Assignment> The data below must be returned in full and exactly.

Content starts

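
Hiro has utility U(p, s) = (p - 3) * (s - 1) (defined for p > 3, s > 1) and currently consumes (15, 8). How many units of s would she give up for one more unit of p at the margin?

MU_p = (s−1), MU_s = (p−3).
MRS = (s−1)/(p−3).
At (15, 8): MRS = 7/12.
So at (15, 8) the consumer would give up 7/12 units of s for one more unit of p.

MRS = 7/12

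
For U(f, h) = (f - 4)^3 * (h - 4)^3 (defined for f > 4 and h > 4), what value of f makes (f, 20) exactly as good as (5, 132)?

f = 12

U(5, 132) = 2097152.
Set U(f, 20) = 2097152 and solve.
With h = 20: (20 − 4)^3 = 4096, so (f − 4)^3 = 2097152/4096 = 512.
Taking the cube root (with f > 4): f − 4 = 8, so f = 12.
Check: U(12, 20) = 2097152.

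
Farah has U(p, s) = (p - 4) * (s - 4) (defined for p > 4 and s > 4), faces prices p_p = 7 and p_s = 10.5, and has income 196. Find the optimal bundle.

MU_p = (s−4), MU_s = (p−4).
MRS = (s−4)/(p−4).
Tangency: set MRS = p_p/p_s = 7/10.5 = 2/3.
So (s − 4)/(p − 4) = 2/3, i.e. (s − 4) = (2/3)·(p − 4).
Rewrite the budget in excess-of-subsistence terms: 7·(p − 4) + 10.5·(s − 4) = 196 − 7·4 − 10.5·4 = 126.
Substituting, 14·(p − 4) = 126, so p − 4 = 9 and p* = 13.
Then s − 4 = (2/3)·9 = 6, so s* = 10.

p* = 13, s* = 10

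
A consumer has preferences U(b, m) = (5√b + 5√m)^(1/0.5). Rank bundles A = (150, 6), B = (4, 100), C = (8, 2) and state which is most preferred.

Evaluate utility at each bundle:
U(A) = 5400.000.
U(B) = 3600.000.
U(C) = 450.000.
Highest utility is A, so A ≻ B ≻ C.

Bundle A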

Content ends

Completed task>
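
Hiro has utility U(p, s) = (p - 3) * (s - 1) (defined for p > 3, s > 1) and currently consumes (15, 8). How many units of s would she give up for one more unit of p at the margin?

MU_p = (s−1), MU_s = (p−3).
MRS = (s−1)/(p−3).
At (15, 8): MRS = 7/12.
So at (15, 8) the consumer would give up 7/12 units of s for one more unit of p.

MRS = 7/12

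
For U(f, h) = (f - 4)^3 * (h - 4)^3 (defined for f > 4 and h > 4), what value of f makes (f, 20) exactly as good as (5, 132)?

f = 12

U(5, 132) = 2097152.
Set U(f, 20) = 2097152 and solve.
With h = 20: (20 − 4)^3 = 4096, so (f − 4)^3 = 2097152/4096 = 512.
Taking the cube root (with f > 4): f − 4 = 8, so f = 12.
Check: U(12, 20) = 2097152.

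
Farah has U(p, s) = (p - 4) * (s - 4) (defined for p > 4 and s > 4), faces prices p_p = 7 and p_s = 10.5, and has income 196. Find the optimal bundle.

MU_p = (s−4), MU_s = (p−4).
MRS = (s−4)/(p−4).
Tangency: set MRS = p_p/p_s = 7/10.5 = 2/3.
So (s − 4)/(p − 4) = 2/3, i.e. (s − 4) = (2/3)·(p − 4).
Rewrite the budget in excess-of-subsistence terms: 7·(p − 4) + 10.5·(s − 4) = 196 − 7·4 − 10.5·4 = 126.
Substituting, 14·(p − 4) = 126, so p − 4 = 9 and p* = 13.
Then s − 4 = (2/3)·9 = 6, so s* = 10.

p* = 13, s* = 10

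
A consumer has preferences U(b, m) = (5√b + 5√m)^(1/0.5). Rank bundles A = (150, 6), B = (4, 100), C = (8, 2) and state which is most preferred.

Evaluate utility at each bundle:
U(A) = 5400.000.
U(B) = 3600.000.
U(C) = 450.000.
Highest utility is A, so A ≻ B ≻ C.

Bundle A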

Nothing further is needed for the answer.